----- Data excerpts -----

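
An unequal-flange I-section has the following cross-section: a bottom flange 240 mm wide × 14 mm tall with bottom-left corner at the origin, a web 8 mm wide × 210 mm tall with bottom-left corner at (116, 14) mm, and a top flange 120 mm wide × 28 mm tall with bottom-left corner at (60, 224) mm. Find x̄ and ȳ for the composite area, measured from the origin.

x̄ = 120.00 mm, ȳ = 121.80 mm

Part | A | x̄ᵢ | ȳᵢ | A·x̄ᵢ | A·ȳᵢ
bottom flange | 3360.00 | 120.00 | 7.00 | 403200.00 | 23520.00
web | 1680.00 | 120.00 | 119.00 | 201600.00 | 199920.00
top flange | 3360.00 | 120.00 | 238.00 | 403200.00 | 799680.00
Σ | 8400.00 |  |  | 1008000.00 | 1023120.00
x̄ = 1008000.00 / 8400.00 = 120.00 mm
ȳ = 1023120.00 / 8400.00 = 121.80 mm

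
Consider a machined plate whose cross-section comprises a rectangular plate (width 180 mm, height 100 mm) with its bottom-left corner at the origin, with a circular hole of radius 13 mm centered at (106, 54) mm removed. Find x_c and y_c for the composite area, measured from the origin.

x_c = 89.51 mm, y_c = 49.88 mm

plate: A = 180 × 100 = 18000.00, centroid at (90.00, 50.00).
hole: A = −π·13² = -530.93, centroid at (106.00, 54.00).
ΣA = 17469.07 mm², ΣAx_c = 1563721.51 mm³, ΣAy_c = 871329.83 mm³.
x_c = 1563721.51/17469.07 = 89.51 mm; y_c = 871329.83/17469.07 = 49.88 mm.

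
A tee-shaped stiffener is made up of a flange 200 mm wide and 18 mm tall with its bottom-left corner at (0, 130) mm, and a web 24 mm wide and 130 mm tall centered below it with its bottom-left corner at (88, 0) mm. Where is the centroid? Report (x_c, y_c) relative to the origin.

Part | A | x̄ᵢ | ȳᵢ | A·x̄ᵢ | A·ȳᵢ
web | 3120.00 | 100.00 | 65.00 | 312000.00 | 202800.00
flange | 3600.00 | 100.00 | 139.00 | 360000.00 | 500400.00
Σ | 6720.00 |  |  | 672000.00 | 703200.00
x_c = 672000.00 / 6720.00 = 100.00 mm
y_c = 703200.00 / 6720.00 = 104.64 mm

x_c = 100.00 mm, y_c = 104.64 mm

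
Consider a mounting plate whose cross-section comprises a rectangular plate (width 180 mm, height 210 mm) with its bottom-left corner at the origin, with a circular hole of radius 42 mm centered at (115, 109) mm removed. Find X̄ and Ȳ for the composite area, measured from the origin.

Part | A | x̄ᵢ | ȳᵢ | A·x̄ᵢ | A·ȳᵢ
plate | 37800.00 | 90.00 | 105.00 | 3402000.00 | 3969000.00
hole | -5541.77 | 115.00 | 109.00 | -637303.49 | -604052.87
Σ | 32258.23 |  |  | 2764696.51 | 3364947.13
X̄ = 2764696.51 / 32258.23 = 85.71 mm
Ȳ = 3364947.13 / 32258.23 = 104.31 mm

X̄ = 85.71 mm, Ȳ = 104.31 mm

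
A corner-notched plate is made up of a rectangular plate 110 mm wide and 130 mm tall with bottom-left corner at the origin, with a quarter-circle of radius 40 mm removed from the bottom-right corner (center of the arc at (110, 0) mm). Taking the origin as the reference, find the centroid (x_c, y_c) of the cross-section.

x_c = 51.34 mm, y_c = 69.63 mm

Part | A | x̄ᵢ | ȳᵢ | A·x̄ᵢ | A·ȳᵢ
plate | 14300.00 | 55.00 | 65.00 | 786500.00 | 929500.00
removed quarter-circle | -1256.64 | 93.02 | 16.98 | -116896.74 | -21333.33
Σ | 13043.36 |  |  | 669603.26 | 908166.67
x_c = 669603.26 / 13043.36 = 51.34 mm
y_c = 908166.67 / 13043.36 = 69.63 mm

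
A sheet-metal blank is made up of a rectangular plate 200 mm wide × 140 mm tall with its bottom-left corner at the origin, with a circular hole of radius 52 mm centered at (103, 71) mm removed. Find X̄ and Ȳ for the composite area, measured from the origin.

plate: A = 200 × 140 = 28000.00, centroid at (100.00, 70.00).
hole: A = −π·52² = -8494.87, centroid at (103.00, 71.00).
ΣA = 19505.13 mm², ΣAX̄ = 1925028.75 mm³, ΣAȲ = 1356864.48 mm³.
X̄ = 1925028.75/19505.13 = 98.69 mm; Ȳ = 1356864.48/19505.13 = 69.56 mm.

X̄ = 98.69 mm, Ȳ = 69.56 mm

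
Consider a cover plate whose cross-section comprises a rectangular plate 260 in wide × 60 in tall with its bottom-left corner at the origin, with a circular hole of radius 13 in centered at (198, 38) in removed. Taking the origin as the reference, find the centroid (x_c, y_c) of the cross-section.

x_c = 127.60 in, y_c = 29.72 in

plate: A = 260 × 60 = 15600.00, centroid at (130.00, 30.00).
hole: A = −π·13² = -530.93, centroid at (198.00, 38.00).
ΣA = 15069.07 in², ΣAx_c = 1922876.03 in³, ΣAy_c = 447824.69 in³.
x_c = 1922876.03/15069.07 = 127.60 in; y_c = 447824.69/15069.07 = 29.72 in.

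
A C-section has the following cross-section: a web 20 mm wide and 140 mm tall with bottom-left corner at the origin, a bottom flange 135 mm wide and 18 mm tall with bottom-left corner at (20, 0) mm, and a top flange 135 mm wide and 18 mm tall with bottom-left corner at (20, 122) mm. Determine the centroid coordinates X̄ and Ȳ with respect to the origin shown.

web: A = 20 × 140 = 2800.00, centroid at (10.00, 70.00).
bottom flange: A = 135 × 18 = 2430.00, centroid at (87.50, 9.00).
top flange: A = 135 × 18 = 2430.00, centroid at (87.50, 131.00).
ΣA = 7660.00 mm²
ΣAX̄ = (2800.00)(10.00) + (2430.00)(87.50) + (2430.00)(87.50) = 453250.00 mm³
ΣAȲ = (2800.00)(70.00) + (2430.00)(9.00) + (2430.00)(131.00) = 536200.00 mm³
X̄ = 453250.00 / 7660.00 = 59.17 mm
Ȳ = 536200.00 / 7660.00 = 70.00 mm

X̄ = 59.17 mm, Ȳ = 70.00 mm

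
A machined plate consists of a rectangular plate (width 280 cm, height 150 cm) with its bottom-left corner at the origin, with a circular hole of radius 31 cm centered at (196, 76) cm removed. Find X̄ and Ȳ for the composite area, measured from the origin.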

-----

Task prompt:
What you return should consist solely of the lines from the one containing "A C-section has" through the end of the entries above, reproduced exactly.

Answer to the problem:
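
A C-section has the following cross-section: a web 20 mm wide and 140 mm tall with bottom-left corner at the origin, a bottom flange 135 mm wide and 18 mm tall with bottom-left corner at (20, 0) mm, and a top flange 135 mm wide and 18 mm tall with bottom-left corner at (20, 122) mm. Determine the centroid coordinates X̄ and Ȳ with respect to the origin shown.

web: A = 20 × 140 = 2800.00, centroid at (10.00, 70.00).
bottom flange: A = 135 × 18 = 2430.00, centroid at (87.50, 9.00).
top flange: A = 135 × 18 = 2430.00, centroid at (87.50, 131.00).
ΣA = 7660.00 mm²
ΣAX̄ = (2800.00)(10.00) + (2430.00)(87.50) + (2430.00)(87.50) = 453250.00 mm³
ΣAȲ = (2800.00)(70.00) + (2430.00)(9.00) + (2430.00)(131.00) = 536200.00 mm³
X̄ = 453250.00 / 7660.00 = 59.17 mm
Ȳ = 536200.00 / 7660.00 = 70.00 mm

X̄ = 59.17 mm, Ȳ = 70.00 mm

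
A machined plate consists of a rectangular plate (width 280 cm, height 150 cm) with its bottom-left corner at the origin, with a circular hole of radius 31 cm centered at (196, 76) cm removed. Find X̄ and Ȳ for the composite area, measured from the origin.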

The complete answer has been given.